## Assignment:
Return, from the lines below, each one that includes the word "over".

## Supplied entries:
^^^^^^^^
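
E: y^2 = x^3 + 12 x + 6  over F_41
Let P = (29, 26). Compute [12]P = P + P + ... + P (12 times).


k = 12 = 1100_2 (binary, LSB first: 0011)
Double-and-add from P = (29, 26):
  bit 0 = 0: acc unchanged = O
  bit 1 = 0: acc unchanged = O
  bit 2 = 1: acc = O + (9, 33) = (9, 33)
  bit 3 = 1: acc = (9, 33) + (27, 13) = (28, 20)

12P = (28, 20)


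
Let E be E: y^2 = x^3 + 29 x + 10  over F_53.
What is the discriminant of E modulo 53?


4 a^3 + 27 b^2 = 4*29^3 + 27*10^2 = 97556 + 2700 = 100256
Delta = -16 * (100256) = -1604096
Delta mod 53 = 2

Delta = 2 (mod 53)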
^^^^^^^^
## Written response:
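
E: y^2 = x^3 + 12 x + 6  over F_41
Let E be E: y^2 = x^3 + 29 x + 10  over F_53.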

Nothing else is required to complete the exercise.